PROBLEM STATEMENT | Write out, from the entries below, exactly the lines that run between the lines holding "Let the state" and "with parameters I", inclusive, and stop there.

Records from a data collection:

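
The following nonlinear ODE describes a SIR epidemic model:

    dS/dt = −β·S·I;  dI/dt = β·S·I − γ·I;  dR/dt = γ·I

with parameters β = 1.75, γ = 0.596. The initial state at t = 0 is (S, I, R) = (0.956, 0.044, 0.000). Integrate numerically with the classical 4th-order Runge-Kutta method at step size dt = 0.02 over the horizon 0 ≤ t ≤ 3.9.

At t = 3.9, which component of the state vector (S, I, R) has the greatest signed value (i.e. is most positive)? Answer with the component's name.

t=0.000: state=(0.956, 0.044, 0.000)
step 1 (dt=0.02): k1=(-0.074, 0.047, 0.026), k2=(-0.074, 0.048, 0.027), k3=(-0.074, 0.048, 0.027), k4=(-0.075, 0.048, 0.027); state += dt/6·(k1+2k2+2k3+k4)
t=0.020: state=(0.955, 0.045, 0.001)
t=0.040: state=(0.953, 0.046, 0.001)
t=0.060: state=(0.951, 0.047, 0.002)
continuing one RK4 step at a time; state shown every 10 steps (Δt=0.2):
t=0.200: state=(0.940, 0.054, 0.006)
t=0.400: state=(0.920, 0.067, 0.013)
t=0.600: state=(0.896, 0.082, 0.022)
t=0.800: state=(0.869, 0.099, 0.033)
t=1.000: state=(0.836, 0.118, 0.046)
t=1.200: state=(0.800, 0.140, 0.061)
t=1.400: state=(0.758, 0.163, 0.079)
t=1.600: state=(0.713, 0.187, 0.100)
t=1.800: state=(0.665, 0.211, 0.123)
t=2.000: state=(0.615, 0.235, 0.150)
t=2.200: state=(0.565, 0.256, 0.179)
t=2.400: state=(0.515, 0.274, 0.211)
t=2.600: state=(0.466, 0.289, 0.245)
t=2.800: state=(0.421, 0.300, 0.280)
t=3.000: state=(0.378, 0.306, 0.316)
t=3.200: state=(0.340, 0.308, 0.352)
t=3.400: state=(0.305, 0.306, 0.389)
t=3.600: state=(0.274, 0.300, 0.425)
t=3.800: state=(0.247, 0.292, 0.461)
t=3.900: state=(0.235, 0.287, 0.478)
compare at T: S=0.235, I=0.287, R=0.478

largest component: R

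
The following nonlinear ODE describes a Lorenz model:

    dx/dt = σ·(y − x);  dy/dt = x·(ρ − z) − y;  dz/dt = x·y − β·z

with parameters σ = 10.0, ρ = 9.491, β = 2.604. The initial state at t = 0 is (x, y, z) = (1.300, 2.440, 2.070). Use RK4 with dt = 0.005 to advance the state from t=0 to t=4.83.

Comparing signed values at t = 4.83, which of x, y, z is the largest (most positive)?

largest component: z

t=0.000: state=(1.300, 2.440, 2.070)
step 1 (dt=0.005): k1=(11.400, 7.207, -2.218), k2=(11.295, 7.408, -2.110), k3=(11.303, 7.405, -2.111), k4=(11.205, 7.604, -2.003); state += dt/6·(k1+2k2+2k3+k4)
t=0.005: state=(1.357, 2.477, 2.059)
t=0.010: state=(1.412, 2.516, 2.050)
t=0.015: state=(1.467, 2.557, 2.042)
continuing one RK4 step at a time; state shown every 40 steps (Δt=0.2):
t=0.200: state=(3.700, 5.223, 2.792)
t=0.400: state=(7.079, 8.399, 8.078)
t=0.600: state=(6.447, 4.660, 12.619)
t=0.800: state=(3.161, 2.138, 9.642)
t=1.000: state=(2.355, 2.431, 6.592)
t=1.200: state=(3.141, 3.823, 5.228)
t=1.400: state=(4.950, 5.975, 6.315)
t=1.600: state=(6.313, 6.370, 9.689)
t=1.800: state=(5.118, 4.169, 10.518)
t=2.000: state=(3.673, 3.294, 8.596)
t=2.200: state=(3.593, 3.845, 7.036)
t=2.400: state=(4.480, 5.048, 7.002)
t=2.600: state=(5.455, 5.733, 8.533)
t=2.800: state=(5.305, 4.920, 9.676)
t=3.000: state=(4.419, 4.045, 9.047)
t=3.200: state=(4.062, 4.085, 7.965)
t=3.400: state=(4.417, 4.708, 7.623)
t=3.600: state=(4.999, 5.224, 8.255)
t=3.800: state=(5.122, 5.010, 9.033)
t=4.000: state=(4.707, 4.469, 8.975)
t=4.200: state=(4.382, 4.322, 8.380)
t=4.400: state=(4.471, 4.602, 8.031)
t=4.600: state=(4.787, 4.936, 8.244)
t=4.800: state=(4.943, 4.934, 8.693)
t=4.830: state=(4.936, 4.902, 8.741)
compare at T: x=4.936, y=4.902, z=8.741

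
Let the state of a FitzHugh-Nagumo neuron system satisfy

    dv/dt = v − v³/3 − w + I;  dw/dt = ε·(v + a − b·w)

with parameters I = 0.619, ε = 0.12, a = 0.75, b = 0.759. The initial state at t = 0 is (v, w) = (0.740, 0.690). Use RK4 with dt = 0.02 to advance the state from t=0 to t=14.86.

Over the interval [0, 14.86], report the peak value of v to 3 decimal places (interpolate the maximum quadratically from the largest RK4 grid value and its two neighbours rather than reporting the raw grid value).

t=0.000: state=(0.740, 0.690)
step 1 (dt=0.02): k1=(0.534, 0.116), k2=(0.535, 0.116), k3=(0.535, 0.116), k4=(0.536, 0.117); state += dt/6·(k1+2k2+2k3+k4)
t=0.020: state=(0.751, 0.692)
t=0.040: state=(0.761, 0.695)
t=0.060: state=(0.772, 0.697)
continuing one RK4 step at a time; state shown every 25 steps (Δt=0.5):
t=0.500: state=(1.012, 0.755)
t=1.000: state=(1.247, 0.832)
t=1.500: state=(1.392, 0.917)
t=2.000: state=(1.450, 1.004)
t=2.500: state=(1.451, 1.088)
t=3.000: state=(1.420, 1.168)
t=3.500: state=(1.371, 1.242)
t=4.000: state=(1.311, 1.309)
t=4.500: state=(1.241, 1.370)
t=5.000: state=(1.163, 1.423)
t=5.500: state=(1.075, 1.470)
t=6.000: state=(0.972, 1.508)
t=6.500: state=(0.848, 1.539)
t=7.000: state=(0.692, 1.559)
t=7.500: state=(0.479, 1.569)
t=8.000: state=(0.163, 1.562)
t=8.500: state=(-0.335, 1.533)
t=9.000: state=(-1.050, 1.468)
t=9.500: state=(-1.674, 1.365)
t=10.000: state=(-1.915, 1.242)
t=10.500: state=(-1.948, 1.117)
t=11.000: state=(-1.923, 0.997)
t=11.500: state=(-1.885, 0.885)
t=12.000: state=(-1.843, 0.780)
t=12.500: state=(-1.802, 0.683)
t=13.000: state=(-1.760, 0.592)
t=13.500: state=(-1.718, 0.508)
t=14.000: state=(-1.676, 0.429)
t=14.500: state=(-1.635, 0.357)
t=14.860: state=(-1.605, 0.309)
largest grid value and its neighbours: v(2.220)=1.45598, v(2.240)=1.45605, v(2.260)=1.45604
parabola through these three points peaks at t≈2.249 with v≈1.45605

max v = 1.456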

EXERCISE RESPONSE |
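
Let the state of a FitzHugh-Nagumo neuron system satisfy

    dv/dt = v − v³/3 − w + I;  dw/dt = ε·(v + a − b·w)

with parameters I = 0.619, ε = 0.12, a = 0.75, b = 0.759. The initial state at t = 0 is (v, w) = (0.740, 0.690). Use RK4 with dt = 0.02 to advance the state from t=0 to t=14.86.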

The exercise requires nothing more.